Exercise objective » When a line below contains the word "assigned", copy that line.

Records provided »
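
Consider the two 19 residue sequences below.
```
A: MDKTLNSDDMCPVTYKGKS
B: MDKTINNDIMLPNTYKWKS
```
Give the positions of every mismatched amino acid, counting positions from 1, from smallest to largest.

Scanning 1-based: 5: L/I; 7: S/N; 9: D/I; 11: C/L; 13: V/N; 17: G/W.

5, 7, 9, 11, 13, 17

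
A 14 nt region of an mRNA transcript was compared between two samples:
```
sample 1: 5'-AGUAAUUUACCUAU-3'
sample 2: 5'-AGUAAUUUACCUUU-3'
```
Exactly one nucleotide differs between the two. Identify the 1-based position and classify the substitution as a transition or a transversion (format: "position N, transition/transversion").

The sequences differ only at position 13: A→U (purine→pyrimidine), a transversion.

position 13, transversion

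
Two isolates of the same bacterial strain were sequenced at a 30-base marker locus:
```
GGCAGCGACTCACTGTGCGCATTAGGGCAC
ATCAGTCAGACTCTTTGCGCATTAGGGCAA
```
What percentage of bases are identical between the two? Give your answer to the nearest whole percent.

70%

Mismatches at positions 1, 2, 6, 7, 9, 10, 12, 15, 30 (1-based): 9 of 30.
Identical positions: 21/30 = 70% → 70%.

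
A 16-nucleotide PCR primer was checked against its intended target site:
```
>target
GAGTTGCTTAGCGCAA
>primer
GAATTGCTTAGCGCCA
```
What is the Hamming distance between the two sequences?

2

The sequences differ at sites 3, 15 (1-based) — 2 in total.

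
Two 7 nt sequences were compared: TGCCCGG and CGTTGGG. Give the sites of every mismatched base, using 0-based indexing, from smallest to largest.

Differences at site 0 (T→C), site 2 (C→T), site 3 (C→T), site 4 (C→G).

0, 2, 3, 4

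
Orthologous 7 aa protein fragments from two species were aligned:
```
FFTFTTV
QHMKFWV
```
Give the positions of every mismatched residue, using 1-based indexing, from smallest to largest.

1, 2, 3, 4, 5, 6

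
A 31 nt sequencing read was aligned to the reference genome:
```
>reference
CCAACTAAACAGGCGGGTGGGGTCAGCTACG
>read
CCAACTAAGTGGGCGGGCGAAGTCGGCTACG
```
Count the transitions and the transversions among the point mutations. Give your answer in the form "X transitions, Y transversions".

7 transitions, 0 transversions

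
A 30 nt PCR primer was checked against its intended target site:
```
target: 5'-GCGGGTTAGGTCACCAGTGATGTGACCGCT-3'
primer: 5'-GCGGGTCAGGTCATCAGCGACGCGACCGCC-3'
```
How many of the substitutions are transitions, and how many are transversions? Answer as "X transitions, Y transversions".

Mismatches (1-based):
base 7: T→C (pyrimidine→pyrimidine, transition)
base 14: C→T (pyrimidine→pyrimidine, transition)
base 18: T→C (pyrimidine→pyrimidine, transition)
base 21: T→C (pyrimidine→pyrimidine, transition)
base 23: T→C (pyrimidine→pyrimidine, transition)
base 30: T→C (pyrimidine→pyrimidine, transition)

6 transitions, 0 transversions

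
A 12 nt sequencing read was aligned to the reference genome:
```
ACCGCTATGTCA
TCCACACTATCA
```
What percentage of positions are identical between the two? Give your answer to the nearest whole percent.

58%

Mismatches at positions 1, 4, 6, 7, 9 (1-based): 5 of 12.
Identical positions: 7/12 = 58.33% → 58%.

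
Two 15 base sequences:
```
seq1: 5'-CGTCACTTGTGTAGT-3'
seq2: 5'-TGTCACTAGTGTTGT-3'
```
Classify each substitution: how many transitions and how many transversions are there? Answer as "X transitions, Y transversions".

1 transition, 2 transversions

Transitions (purine↔purine or pyrimidine↔pyrimidine): 1 C→T.
Transversions (purine↔pyrimidine): 8 T→A, 13 A→T.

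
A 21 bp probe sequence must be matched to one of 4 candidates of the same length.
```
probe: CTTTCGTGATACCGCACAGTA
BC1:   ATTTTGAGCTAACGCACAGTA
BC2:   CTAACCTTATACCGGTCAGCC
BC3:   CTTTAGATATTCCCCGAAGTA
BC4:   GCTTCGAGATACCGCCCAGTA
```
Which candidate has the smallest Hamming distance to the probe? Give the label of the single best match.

BC4

BC1 differs at 5 sites; BC2 differs at 8 sites; BC3 differs at 7 sites; BC4 differs at 4 sites. The closest is BC4.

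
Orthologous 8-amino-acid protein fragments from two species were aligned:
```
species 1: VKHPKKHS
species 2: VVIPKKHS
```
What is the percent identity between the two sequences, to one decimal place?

2 positions differ (2, 3), so 6 of 8 match: 6/8 = 75%.

75.0%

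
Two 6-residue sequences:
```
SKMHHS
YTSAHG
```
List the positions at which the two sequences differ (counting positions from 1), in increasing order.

1, 2, 3, 4, 6

Differences at position 1 (S→Y), position 2 (K→T), position 3 (M→S), position 4 (H→A), position 6 (S→G).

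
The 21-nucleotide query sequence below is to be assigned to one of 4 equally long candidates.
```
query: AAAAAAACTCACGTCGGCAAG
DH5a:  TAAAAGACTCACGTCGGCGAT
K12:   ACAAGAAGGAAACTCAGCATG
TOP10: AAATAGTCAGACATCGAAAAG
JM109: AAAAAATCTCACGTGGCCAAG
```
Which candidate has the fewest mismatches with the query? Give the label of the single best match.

JM109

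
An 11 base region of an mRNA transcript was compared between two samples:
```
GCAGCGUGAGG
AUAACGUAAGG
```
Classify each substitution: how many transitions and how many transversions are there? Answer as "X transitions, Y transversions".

Mismatches (1-based):
base 1: G→A (purine→purine, transition)
base 2: C→U (pyrimidine→pyrimidine, transition)
base 4: G→A (purine→purine, transition)
base 8: G→A (purine→purine, transition)

4 transitions, 0 transversions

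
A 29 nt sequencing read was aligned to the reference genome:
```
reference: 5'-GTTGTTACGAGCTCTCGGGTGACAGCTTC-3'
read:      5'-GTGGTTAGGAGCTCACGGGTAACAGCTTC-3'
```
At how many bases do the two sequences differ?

Mismatches (1-based): base 3: T→G; base 8: C→G; base 15: T→A; base 21: G→A.

4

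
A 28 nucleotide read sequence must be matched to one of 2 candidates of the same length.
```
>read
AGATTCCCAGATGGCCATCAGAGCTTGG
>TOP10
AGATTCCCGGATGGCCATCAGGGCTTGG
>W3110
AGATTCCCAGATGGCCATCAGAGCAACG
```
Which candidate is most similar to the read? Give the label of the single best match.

TOP10

Hamming distances to read — TOP10: 2; W3110: 3.
Smallest is TOP10 with 2 mismatches.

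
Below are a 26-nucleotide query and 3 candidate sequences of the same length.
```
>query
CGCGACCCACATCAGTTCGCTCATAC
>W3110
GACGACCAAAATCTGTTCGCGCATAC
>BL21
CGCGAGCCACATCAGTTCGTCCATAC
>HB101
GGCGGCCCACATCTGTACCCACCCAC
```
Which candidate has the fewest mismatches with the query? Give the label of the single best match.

W3110 differs at 6 sites; BL21 differs at 3 sites; HB101 differs at 8 sites. The closest is BL21.

BL21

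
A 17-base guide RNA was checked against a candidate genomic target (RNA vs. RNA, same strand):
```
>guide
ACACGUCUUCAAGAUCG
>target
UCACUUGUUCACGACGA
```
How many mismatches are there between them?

7

Mismatches (1-based): base 1: A→U; base 5: G→U; base 7: C→G; base 12: A→C; base 15: U→C; base 16: C→G; base 17: G→A.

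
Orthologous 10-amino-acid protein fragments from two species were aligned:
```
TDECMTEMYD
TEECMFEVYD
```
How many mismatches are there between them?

Mismatches (1-based): position 2: D→E; position 6: T→F; position 8: M→V.

3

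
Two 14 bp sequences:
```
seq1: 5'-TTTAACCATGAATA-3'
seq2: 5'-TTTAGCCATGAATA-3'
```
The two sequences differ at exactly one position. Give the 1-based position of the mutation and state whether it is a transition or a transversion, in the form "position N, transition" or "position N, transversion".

Position 5 changes A→G. A is a purine and G is a purine, so this is a transition.

position 5, transition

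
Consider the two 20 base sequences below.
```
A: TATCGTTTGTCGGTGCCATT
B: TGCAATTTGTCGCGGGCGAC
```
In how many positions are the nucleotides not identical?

10

Comparing position by position, 10 positions differ: 2 (A/G), 3 (T/C), 4 (C/A), 5 (G/A), 13 (G/C), 14 (T/G), 16 (C/G), 18 (A/G), 19 (T/A), 20 (T/C).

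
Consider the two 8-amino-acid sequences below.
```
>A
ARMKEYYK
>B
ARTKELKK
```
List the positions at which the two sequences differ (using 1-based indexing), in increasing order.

Scanning 1-based: 3: M/T; 6: Y/L; 7: Y/K.

3, 6, 7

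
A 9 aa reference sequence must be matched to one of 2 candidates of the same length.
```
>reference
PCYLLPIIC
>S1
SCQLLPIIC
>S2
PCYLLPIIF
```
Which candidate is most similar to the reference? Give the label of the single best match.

S1 differs at 2 positions; S2 differs at 1 position. The closest is S2.

S2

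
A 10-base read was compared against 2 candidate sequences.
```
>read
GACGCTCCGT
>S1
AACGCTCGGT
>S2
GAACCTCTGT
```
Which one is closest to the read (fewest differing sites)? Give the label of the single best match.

S1

Hamming distances to read — S1: 2; S2: 3.
Smallest is S1 with 2 mismatches.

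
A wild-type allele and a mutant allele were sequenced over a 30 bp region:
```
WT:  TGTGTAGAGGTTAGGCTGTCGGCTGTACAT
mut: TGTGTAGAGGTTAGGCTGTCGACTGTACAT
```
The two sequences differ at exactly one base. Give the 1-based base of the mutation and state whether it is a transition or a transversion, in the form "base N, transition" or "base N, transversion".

The sequences differ only at base 22: G→A (purine→purine), a transition.

base 22, transition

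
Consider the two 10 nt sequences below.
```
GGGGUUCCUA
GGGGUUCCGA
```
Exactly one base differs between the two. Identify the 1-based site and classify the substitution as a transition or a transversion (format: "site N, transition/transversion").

site 9, transversion

Site 9 changes U→G. U is a pyrimidine and G is a purine, so this is a transversion.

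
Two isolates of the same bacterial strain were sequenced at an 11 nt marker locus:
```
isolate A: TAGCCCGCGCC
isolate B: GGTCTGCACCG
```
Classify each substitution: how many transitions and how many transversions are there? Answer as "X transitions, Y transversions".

2 transitions, 7 transversions

Mismatches (1-based):
site 1: T→G (pyrimidine→purine, transversion)
site 2: A→G (purine→purine, transition)
site 3: G→T (purine→pyrimidine, transversion)
site 5: C→T (pyrimidine→pyrimidine, transition)
site 6: C→G (pyrimidine→purine, transversion)
site 7: G→C (purine→pyrimidine, transversion)
site 8: C→A (pyrimidine→purine, transversion)
site 9: G→C (purine→pyrimidine, transversion)
site 11: C→G (pyrimidine→purine, transversion)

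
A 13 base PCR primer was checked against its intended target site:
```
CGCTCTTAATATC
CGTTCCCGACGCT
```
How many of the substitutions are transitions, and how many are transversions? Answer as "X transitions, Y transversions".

8 transitions, 0 transversions

Mismatches (1-based):
position 3: C→T (pyrimidine→pyrimidine, transition)
position 6: T→C (pyrimidine→pyrimidine, transition)
position 7: T→C (pyrimidine→pyrimidine, transition)
position 8: A→G (purine→purine, transition)
position 10: T→C (pyrimidine→pyrimidine, transition)
position 11: A→G (purine→purine, transition)
position 12: T→C (pyrimidine→pyrimidine, transition)
position 13: C→T (pyrimidine→pyrimidine, transition)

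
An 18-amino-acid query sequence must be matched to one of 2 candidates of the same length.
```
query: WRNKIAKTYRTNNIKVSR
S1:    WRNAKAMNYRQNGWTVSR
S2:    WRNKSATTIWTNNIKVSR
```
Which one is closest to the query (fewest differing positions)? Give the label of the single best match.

S2

Hamming distances to query — S1: 8; S2: 4.
Smallest is S2 with 4 mismatches.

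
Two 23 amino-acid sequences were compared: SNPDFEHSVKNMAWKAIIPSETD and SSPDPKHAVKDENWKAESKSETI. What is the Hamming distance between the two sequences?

Comparing position by position, 11 residues differ: 2 (N/S), 5 (F/P), 6 (E/K), 8 (S/A), 11 (N/D), 12 (M/E), 13 (A/N), 17 (I/E), 18 (I/S), 19 (P/K), 23 (D/I).

11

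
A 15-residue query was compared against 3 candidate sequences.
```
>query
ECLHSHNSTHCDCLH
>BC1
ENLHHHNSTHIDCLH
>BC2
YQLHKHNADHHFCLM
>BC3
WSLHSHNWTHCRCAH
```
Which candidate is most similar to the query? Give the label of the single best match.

BC1

Hamming distances to query — BC1: 3; BC2: 8; BC3: 5.
Smallest is BC1 with 3 mismatches.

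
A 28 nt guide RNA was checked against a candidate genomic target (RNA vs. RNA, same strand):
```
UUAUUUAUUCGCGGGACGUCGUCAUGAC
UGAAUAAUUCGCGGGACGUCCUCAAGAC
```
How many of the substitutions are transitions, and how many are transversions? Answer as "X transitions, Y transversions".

Transitions (purine↔purine or pyrimidine↔pyrimidine): none.
Transversions (purine↔pyrimidine): 2 U→G, 4 U→A, 6 U→A, 21 G→C, 25 U→A.

0 transitions, 5 transversions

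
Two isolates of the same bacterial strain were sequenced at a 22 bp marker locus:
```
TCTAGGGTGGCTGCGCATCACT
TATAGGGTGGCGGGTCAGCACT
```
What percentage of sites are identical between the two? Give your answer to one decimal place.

77.3%

Mismatches at positions 2, 12, 14, 15, 18 (1-based): 5 of 22.
Identical positions: 17/22 = 77.27% → 77.3%.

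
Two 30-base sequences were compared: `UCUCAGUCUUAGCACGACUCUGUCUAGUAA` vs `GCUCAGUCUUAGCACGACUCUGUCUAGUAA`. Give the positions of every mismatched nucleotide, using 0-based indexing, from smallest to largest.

Differences at position 0 (U→G).

0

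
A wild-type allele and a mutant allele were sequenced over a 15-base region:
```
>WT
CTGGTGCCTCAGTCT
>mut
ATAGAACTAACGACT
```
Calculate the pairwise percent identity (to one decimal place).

9 positions differ (1, 3, 5, 6, 8, 9, 10, 11, 13), so 6 of 15 match: 6/15 = 40%.

40.0%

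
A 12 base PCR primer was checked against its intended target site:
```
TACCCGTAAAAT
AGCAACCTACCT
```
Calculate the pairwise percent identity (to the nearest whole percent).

9 positions differ (1, 2, 4, 5, 6, 7, 8, 10, 11), so 3 of 12 match: 3/12 = 25%.

25%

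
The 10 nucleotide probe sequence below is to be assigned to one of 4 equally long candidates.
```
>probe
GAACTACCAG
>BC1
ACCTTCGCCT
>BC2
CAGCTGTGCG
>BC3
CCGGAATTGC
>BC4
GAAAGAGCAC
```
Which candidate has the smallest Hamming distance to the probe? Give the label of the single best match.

Hamming distances to probe — BC1: 8; BC2: 6; BC3: 9; BC4: 4.
Smallest is BC4 with 4 mismatches.

BC4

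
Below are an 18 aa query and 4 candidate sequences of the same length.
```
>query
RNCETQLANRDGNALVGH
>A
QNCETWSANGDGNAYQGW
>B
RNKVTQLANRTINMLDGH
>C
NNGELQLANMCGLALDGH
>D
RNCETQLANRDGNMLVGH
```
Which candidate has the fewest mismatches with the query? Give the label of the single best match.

Hamming distances to query — A: 7; B: 6; C: 7; D: 1.
Smallest is D with 1 mismatch.

D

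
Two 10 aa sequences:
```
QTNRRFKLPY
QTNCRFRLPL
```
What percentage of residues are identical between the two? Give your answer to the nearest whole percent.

70%

Mismatches at positions 4, 7, 10 (1-based): 3 of 10.
Identical positions: 7/10 = 70% → 70%.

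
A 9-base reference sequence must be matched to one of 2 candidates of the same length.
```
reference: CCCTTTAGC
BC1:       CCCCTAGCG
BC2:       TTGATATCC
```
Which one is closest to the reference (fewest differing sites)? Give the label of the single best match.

BC1 differs at 5 sites; BC2 differs at 7 sites. The closest is BC1.

BC1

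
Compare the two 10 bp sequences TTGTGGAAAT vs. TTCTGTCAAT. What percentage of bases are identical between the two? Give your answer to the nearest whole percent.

70%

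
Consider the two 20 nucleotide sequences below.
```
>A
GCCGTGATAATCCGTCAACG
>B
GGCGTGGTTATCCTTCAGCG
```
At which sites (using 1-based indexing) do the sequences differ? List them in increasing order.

Scanning 1-based: 2: C/G; 7: A/G; 9: A/T; 14: G/T; 18: A/G.

2, 7, 9, 14, 18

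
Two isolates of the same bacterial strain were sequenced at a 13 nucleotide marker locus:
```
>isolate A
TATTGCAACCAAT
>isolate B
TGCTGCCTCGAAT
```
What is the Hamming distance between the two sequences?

5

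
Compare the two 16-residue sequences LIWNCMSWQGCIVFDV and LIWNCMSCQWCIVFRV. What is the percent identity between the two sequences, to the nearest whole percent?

81%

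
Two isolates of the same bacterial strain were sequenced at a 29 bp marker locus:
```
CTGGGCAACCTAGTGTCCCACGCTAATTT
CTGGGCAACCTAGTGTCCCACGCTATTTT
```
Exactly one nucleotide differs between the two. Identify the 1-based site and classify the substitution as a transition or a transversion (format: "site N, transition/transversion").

Site 26 changes A→T. A is a purine and T is a pyrimidine, so this is a transversion.

site 26, transversion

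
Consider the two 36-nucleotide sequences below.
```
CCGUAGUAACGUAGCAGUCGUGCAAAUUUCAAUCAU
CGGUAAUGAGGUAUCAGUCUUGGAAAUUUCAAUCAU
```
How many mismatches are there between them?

7

Comparing position by position, 7 positions differ: 2 (C/G), 6 (G/A), 8 (A/G), 10 (C/G), 14 (G/U), 20 (G/U), 23 (C/G).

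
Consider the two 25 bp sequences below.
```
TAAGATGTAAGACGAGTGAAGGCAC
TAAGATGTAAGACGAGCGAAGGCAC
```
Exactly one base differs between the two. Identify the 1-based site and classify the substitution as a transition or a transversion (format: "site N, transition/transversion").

Site 17 changes T→C. T is a pyrimidine and C is a pyrimidine, so this is a transition.

site 17, transition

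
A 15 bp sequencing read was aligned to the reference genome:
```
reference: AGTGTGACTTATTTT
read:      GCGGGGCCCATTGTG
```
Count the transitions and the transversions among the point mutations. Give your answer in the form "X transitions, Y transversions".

2 transitions, 8 transversions

Transitions (purine↔purine or pyrimidine↔pyrimidine): 1 A→G, 9 T→C.
Transversions (purine↔pyrimidine): 2 G→C, 3 T→G, 5 T→G, 7 A→C, 10 T→A, 11 A→T, 13 T→G, 15 T→G.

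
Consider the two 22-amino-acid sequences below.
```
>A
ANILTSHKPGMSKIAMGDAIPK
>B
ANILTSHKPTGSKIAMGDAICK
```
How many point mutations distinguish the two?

3

Mismatches (1-based): position 10: G→T; position 11: M→G; position 21: P→C.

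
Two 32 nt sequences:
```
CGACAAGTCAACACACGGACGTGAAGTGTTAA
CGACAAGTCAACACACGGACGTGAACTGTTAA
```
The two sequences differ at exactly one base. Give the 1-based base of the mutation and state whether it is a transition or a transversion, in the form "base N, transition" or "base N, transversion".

base 26, transversion

Base 26 changes G→C. G is a purine and C is a pyrimidine, so this is a transversion.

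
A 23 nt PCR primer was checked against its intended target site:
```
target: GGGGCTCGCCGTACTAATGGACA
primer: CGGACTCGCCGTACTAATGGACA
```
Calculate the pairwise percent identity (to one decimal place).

2 positions differ (1, 4), so 21 of 23 match: 21/23 = 91.3%.

91.3%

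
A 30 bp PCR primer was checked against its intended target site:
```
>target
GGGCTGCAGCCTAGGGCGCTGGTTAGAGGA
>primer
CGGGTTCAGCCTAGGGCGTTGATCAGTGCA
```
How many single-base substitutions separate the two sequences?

Comparing position by position, 8 positions differ: 1 (G/C), 4 (C/G), 6 (G/T), 19 (C/T), 22 (G/A), 24 (T/C), 27 (A/T), 29 (G/C).

8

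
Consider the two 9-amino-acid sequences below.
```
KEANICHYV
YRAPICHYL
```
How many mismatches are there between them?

4

Comparing position by position, 4 residues differ: 1 (K/Y), 2 (E/R), 4 (N/P), 9 (V/L).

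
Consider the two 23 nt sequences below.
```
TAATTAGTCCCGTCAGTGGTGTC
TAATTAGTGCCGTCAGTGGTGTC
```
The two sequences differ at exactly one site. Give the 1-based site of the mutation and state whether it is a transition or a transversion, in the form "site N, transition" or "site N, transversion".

Site 9 changes C→G. C is a pyrimidine and G is a purine, so this is a transversion.

site 9, transversion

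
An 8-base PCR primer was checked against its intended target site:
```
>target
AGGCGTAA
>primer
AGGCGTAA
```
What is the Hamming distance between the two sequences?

0

No positions differ; the sequences are identical.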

Written answer »
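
The 21-nucleotide query sequence below is to be assigned to one of 4 equally long candidates.
The 10 nucleotide probe sequence below is to be assigned to one of 4 equally long candidates.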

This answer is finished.